YOUR INSTRUCTIONS: When you reach the line that contains "Find the area." in the data below, start reproducing lines exactly, and stop after the line that contains "a = 18, A = 77°, B = 66°".

INFORMATION SUPPLIED START

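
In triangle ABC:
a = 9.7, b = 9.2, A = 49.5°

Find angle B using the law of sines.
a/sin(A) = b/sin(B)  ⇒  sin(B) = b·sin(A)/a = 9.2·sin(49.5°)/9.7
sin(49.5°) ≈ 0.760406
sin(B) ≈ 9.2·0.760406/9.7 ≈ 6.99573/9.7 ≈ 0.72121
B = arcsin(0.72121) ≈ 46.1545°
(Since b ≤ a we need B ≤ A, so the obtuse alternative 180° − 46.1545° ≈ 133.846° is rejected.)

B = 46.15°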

INFORMATION SUPPLIED END
INFORMATION SUPPLIED START

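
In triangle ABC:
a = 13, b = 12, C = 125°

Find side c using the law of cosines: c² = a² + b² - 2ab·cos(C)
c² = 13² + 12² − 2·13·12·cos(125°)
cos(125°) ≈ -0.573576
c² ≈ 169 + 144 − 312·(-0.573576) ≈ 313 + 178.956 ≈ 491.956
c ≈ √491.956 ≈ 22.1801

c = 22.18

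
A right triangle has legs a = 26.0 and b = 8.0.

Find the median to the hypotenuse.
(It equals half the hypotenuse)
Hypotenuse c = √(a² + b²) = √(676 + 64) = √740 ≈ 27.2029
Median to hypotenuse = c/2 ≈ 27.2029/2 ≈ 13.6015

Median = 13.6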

INFORMATION SUPPLIED END
INFORMATION SUPPLIED START

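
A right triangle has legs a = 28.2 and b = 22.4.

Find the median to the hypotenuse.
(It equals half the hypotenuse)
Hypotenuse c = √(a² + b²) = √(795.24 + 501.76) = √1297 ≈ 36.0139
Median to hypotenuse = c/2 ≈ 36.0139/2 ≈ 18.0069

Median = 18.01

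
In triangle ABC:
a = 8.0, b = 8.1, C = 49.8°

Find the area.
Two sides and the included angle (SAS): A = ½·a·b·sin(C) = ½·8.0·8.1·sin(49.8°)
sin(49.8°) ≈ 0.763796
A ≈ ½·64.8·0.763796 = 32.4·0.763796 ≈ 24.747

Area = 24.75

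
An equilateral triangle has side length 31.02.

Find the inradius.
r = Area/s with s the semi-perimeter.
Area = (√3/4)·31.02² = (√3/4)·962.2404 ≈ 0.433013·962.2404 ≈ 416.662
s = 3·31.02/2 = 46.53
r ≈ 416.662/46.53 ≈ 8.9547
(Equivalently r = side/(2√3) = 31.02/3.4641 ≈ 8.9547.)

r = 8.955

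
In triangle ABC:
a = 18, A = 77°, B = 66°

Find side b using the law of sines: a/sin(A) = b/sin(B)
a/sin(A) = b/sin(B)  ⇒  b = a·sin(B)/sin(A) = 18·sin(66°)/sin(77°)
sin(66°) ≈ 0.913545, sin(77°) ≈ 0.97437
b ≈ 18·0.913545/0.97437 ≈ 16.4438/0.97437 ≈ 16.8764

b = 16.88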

INFORMATION SUPPLIED END

RESPONSE AREA:
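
Find the area.
Two sides and the included angle (SAS): A = ½·a·b·sin(C) = ½·8.0·8.1·sin(49.8°)
sin(49.8°) ≈ 0.763796
A ≈ ½·64.8·0.763796 = 32.4·0.763796 ≈ 24.747

Area = 24.75

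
An equilateral triangle has side length 31.02.

Find the inradius.
r = Area/s with s the semi-perimeter.
Area = (√3/4)·31.02² = (√3/4)·962.2404 ≈ 0.433013·962.2404 ≈ 416.662
s = 3·31.02/2 = 46.53
r ≈ 416.662/46.53 ≈ 8.9547
(Equivalently r = side/(2√3) = 31.02/3.4641 ≈ 8.9547.)

r = 8.955

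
In triangle ABC:
a = 18, A = 77°, B = 66°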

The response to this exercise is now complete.